• Data:
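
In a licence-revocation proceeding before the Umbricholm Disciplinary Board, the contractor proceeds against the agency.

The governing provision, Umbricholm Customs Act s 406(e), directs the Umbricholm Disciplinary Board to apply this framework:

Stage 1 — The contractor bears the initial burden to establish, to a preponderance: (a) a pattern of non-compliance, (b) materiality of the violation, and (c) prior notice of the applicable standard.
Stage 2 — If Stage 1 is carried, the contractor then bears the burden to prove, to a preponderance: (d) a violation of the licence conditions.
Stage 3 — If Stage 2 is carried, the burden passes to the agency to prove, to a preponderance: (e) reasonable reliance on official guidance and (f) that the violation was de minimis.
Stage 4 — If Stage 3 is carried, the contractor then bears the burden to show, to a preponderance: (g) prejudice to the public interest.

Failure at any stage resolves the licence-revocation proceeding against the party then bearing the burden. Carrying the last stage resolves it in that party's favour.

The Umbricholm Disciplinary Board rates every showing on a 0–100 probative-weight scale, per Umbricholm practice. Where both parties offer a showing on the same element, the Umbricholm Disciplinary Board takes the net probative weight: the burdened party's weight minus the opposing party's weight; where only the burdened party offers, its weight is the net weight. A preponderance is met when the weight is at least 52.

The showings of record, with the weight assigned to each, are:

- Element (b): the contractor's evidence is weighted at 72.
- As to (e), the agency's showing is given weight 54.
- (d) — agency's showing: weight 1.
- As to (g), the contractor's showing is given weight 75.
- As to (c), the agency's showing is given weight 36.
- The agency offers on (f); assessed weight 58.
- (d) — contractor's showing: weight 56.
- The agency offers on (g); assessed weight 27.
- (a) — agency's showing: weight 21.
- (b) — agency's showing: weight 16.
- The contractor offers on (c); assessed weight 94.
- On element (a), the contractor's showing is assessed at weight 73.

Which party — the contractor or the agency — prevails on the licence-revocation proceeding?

agency

Stage 1 (contractor, a preponderance, weight is at least 52): (a) net 73−21=52 ≥ 52 — meets; (b) net 72−16=56 ≥ 52 — meets; (c) net 94−36=58 ≥ 52 — meets.
  All elements met. The contractor retains the burden for Stage 2.
Stage 2 (contractor, a preponderance, weight is at least 52): (d) net 56−1=55 ≥ 52 — meets.
  All elements met. The burden passes to the agency.
Stage 3 (agency, a preponderance, weight is at least 52): (e) 54 ≥ 52 — meets; (f) 58 ≥ 52 — meets.
  All elements met. The burden passes to the contractor.
Stage 4 (contractor, a preponderance, weight is at least 52): (g) net 75−27=48 < 52 — fails.
  Not every element is met, so the contractor fails to carry Stage 4.
So the agency prevails.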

• Task prompt:
Return all of the material exactly as written, from the first line through the last.

• Finished task:
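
In a licence-revocation proceeding before the Umbricholm Disciplinary Board, the contractor proceeds against the agency.

The governing provision, Umbricholm Customs Act s 406(e), directs the Umbricholm Disciplinary Board to apply this framework:

Stage 1 — The contractor bears the initial burden to establish, to a preponderance: (a) a pattern of non-compliance, (b) materiality of the violation, and (c) prior notice of the applicable standard.
Stage 2 — If Stage 1 is carried, the contractor then bears the burden to prove, to a preponderance: (d) a violation of the licence conditions.
Stage 3 — If Stage 2 is carried, the burden passes to the agency to prove, to a preponderance: (e) reasonable reliance on official guidance and (f) that the violation was de minimis.
Stage 4 — If Stage 3 is carried, the contractor then bears the burden to show, to a preponderance: (g) prejudice to the public interest.

Failure at any stage resolves the licence-revocation proceeding against the party then bearing the burden. Carrying the last stage resolves it in that party's favour.

The Umbricholm Disciplinary Board rates every showing on a 0–100 probative-weight scale, per Umbricholm practice. Where both parties offer a showing on the same element, the Umbricholm Disciplinary Board takes the net probative weight: the burdened party's weight minus the opposing party's weight; where only the burdened party offers, its weight is the net weight. A preponderance is met when the weight is at least 52.

The showings of record, with the weight assigned to each, are:

- Element (b): the contractor's evidence is weighted at 72.
- As to (e), the agency's showing is given weight 54.
- (d) — agency's showing: weight 1.
- As to (g), the contractor's showing is given weight 75.
- As to (c), the agency's showing is given weight 36.
- The agency offers on (f); assessed weight 58.
- (d) — contractor's showing: weight 56.
- The agency offers on (g); assessed weight 27.
- (a) — agency's showing: weight 21.
- (b) — agency's showing: weight 16.
- The contractor offers on (c); assessed weight 94.
- On element (a), the contractor's showing is assessed at weight 73.

Which party — the contractor or the agency — prevails on the licence-revocation proceeding?

agency

Stage 1 (contractor, a preponderance, weight is at least 52): (a) net 73−21=52 ≥ 52 — meets; (b) net 72−16=56 ≥ 52 — meets; (c) net 94−36=58 ≥ 52 — meets.
  All elements met. The contractor retains the burden for Stage 2.
Stage 2 (contractor, a preponderance, weight is at least 52): (d) net 56−1=55 ≥ 52 — meets.
  All elements met. The burden passes to the agency.
Stage 3 (agency, a preponderance, weight is at least 52): (e) 54 ≥ 52 — meets; (f) 58 ≥ 52 — meets.
  All elements met. The burden passes to the contractor.
Stage 4 (contractor, a preponderance, weight is at least 52): (g) net 75−27=48 < 52 — fails.
  Not every element is met, so the contractor fails to carry Stage 4.
So the agency prevails.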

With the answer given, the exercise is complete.